[Data items]
◆ ◆ ◆ ◆

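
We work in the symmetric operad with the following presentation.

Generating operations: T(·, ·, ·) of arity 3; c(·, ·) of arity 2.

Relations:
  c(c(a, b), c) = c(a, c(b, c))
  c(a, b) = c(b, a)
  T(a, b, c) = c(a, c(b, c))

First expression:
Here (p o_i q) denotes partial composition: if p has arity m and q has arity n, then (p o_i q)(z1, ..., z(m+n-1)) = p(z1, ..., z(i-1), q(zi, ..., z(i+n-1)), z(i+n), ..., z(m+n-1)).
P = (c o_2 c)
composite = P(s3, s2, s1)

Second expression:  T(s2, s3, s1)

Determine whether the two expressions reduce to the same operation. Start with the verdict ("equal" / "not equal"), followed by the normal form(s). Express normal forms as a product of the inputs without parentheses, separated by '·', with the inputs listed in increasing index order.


equal: each reduces to s1 · s2 · s3

The first expression, normalized: s1 · s2 · s3
The second expression, normalized: s1 · s2 · s3
The normal forms match — equal.


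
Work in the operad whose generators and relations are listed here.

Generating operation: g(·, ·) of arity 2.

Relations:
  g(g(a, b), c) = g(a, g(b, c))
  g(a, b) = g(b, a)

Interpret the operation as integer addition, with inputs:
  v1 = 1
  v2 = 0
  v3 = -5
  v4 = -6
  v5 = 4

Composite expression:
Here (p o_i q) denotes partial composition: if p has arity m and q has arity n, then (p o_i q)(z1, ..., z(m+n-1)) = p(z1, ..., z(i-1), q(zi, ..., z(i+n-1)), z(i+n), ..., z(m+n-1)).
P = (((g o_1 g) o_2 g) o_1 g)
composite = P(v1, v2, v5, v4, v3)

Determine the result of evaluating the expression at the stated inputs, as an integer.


-6

g(v1, v2) = 1
g(v5, v4) = -2
g(g(v1, v2), g(v5, v4)) = -1
g(g(g(v1, v2), g(v5, v4)), v3) = -6


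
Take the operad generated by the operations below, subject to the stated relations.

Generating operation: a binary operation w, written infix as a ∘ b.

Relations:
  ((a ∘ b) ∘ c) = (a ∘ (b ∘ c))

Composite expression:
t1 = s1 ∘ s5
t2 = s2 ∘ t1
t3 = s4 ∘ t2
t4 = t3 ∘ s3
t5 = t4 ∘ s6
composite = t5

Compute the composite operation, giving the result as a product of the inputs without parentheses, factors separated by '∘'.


Under associativity of w, the answer is the s's in reading order.
(s1 ∘ s5) flattens to s1 ∘ s5
(s2 ∘ (s1 ∘ s5)) flattens to s2 ∘ s1 ∘ s5
(s4 ∘ (s2 ∘ (s1 ∘ s5))) flattens to s4 ∘ s2 ∘ s1 ∘ s5
((s4 ∘ (s2 ∘ (s1 ∘ s5))) ∘ s3) flattens to s4 ∘ s2 ∘ s1 ∘ s5 ∘ s3
(((s4 ∘ (s2 ∘ (s1 ∘ s5))) ∘ s3) ∘ s6) flattens to s4 ∘ s2 ∘ s1 ∘ s5 ∘ s3 ∘ s6

s4 ∘ s2 ∘ s1 ∘ s5 ∘ s3 ∘ s6


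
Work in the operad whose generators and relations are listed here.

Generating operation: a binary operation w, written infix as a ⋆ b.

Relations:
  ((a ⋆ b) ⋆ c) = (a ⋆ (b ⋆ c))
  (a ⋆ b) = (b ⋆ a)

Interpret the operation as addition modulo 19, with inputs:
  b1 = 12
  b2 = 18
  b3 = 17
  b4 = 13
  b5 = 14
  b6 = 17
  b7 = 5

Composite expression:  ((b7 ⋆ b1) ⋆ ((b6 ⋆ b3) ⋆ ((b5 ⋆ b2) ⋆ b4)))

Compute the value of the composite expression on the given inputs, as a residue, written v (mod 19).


1 (mod 19)

(b7 ⋆ b1) = 17
(b6 ⋆ b3) = 15
(b5 ⋆ b2) = 13
((b5 ⋆ b2) ⋆ b4) = 7
((b6 ⋆ b3) ⋆ ((b5 ⋆ b2) ⋆ b4)) = 3
((b7 ⋆ b1) ⋆ ((b6 ⋆ b3) ⋆ ((b5 ⋆ b2) ⋆ b4))) = 1


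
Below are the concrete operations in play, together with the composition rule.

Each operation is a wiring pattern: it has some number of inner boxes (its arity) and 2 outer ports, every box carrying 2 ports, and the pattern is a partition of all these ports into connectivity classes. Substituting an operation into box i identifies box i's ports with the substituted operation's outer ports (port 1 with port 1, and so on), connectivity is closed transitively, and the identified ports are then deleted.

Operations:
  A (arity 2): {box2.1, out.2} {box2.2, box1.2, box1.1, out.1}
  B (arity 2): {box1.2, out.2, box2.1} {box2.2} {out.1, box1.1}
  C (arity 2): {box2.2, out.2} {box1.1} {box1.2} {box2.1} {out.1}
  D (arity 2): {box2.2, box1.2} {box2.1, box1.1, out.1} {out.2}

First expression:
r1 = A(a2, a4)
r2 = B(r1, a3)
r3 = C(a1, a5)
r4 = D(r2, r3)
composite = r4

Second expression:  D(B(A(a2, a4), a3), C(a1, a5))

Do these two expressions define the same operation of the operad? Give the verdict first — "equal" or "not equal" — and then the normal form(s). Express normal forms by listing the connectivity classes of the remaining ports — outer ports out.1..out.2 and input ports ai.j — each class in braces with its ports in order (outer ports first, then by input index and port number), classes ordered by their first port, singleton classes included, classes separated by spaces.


Reducing the first expression gives {out.1, a2.1, a2.2, a4.2} {out.2} {a1.1} {a1.2} {a3.1, a4.1, a5.2} {a3.2} {a5.1}
Reducing the second expression gives {out.1, a2.1, a2.2, a4.2} {out.2} {a1.1} {a1.2} {a3.1, a4.1, a5.2} {a3.2} {a5.1}
One common form — equal.

equal: each reduces to {out.1, a2.1, a2.2, a4.2} {out.2} {a1.1} {a1.2} {a3.1, a4.1, a5.2} {a3.2} {a5.1}


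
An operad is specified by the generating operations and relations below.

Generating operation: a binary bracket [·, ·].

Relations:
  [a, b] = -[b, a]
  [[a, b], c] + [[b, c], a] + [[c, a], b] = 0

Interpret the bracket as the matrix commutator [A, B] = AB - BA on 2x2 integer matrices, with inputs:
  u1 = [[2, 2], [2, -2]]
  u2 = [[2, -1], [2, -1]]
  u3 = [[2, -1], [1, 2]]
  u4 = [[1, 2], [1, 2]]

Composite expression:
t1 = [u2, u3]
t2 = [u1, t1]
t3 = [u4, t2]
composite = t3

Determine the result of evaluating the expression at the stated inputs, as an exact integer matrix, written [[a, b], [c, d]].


[u2, u3] = [[1, -3], [-3, -1]]
[u1, [u2, u3]] = [[0, -16], [16, 0]]
[u4, [u1, [u2, u3]]] = [[48, 16], [16, -48]]

[[48, 16], [16, -48]]


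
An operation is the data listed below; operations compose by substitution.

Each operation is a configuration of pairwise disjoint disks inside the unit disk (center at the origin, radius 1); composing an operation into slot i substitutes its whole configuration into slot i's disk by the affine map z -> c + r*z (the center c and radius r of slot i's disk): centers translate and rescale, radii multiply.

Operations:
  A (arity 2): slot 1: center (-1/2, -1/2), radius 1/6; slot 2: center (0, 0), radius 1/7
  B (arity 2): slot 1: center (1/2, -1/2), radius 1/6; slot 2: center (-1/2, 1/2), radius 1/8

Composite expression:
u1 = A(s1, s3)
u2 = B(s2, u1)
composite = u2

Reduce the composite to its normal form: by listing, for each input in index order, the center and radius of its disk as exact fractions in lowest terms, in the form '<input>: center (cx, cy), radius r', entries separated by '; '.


Affine substitution under B: radii multiply and s-centers shift.
input s2: composing its 1 substitution step yields center (1/2, -1/2), radius 1/6
input s1: composing its 2 substitution steps yields center (-9/16, 7/16), radius 1/48
input s3: composing its 2 substitution steps yields center (-1/2, 1/2), radius 1/56

s1: center (-9/16, 7/16), radius 1/48; s2: center (1/2, -1/2), radius 1/6; s3: center (-1/2, 1/2), radius 1/56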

◆ ◆ ◆ ◆

● PROBLEM:
Within the lines above, find those holding the word "addition" and copy them.

● REPLY:
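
Interpret the operation as integer addition, with inputs:
Interpret the operation as addition modulo 19, with inputs: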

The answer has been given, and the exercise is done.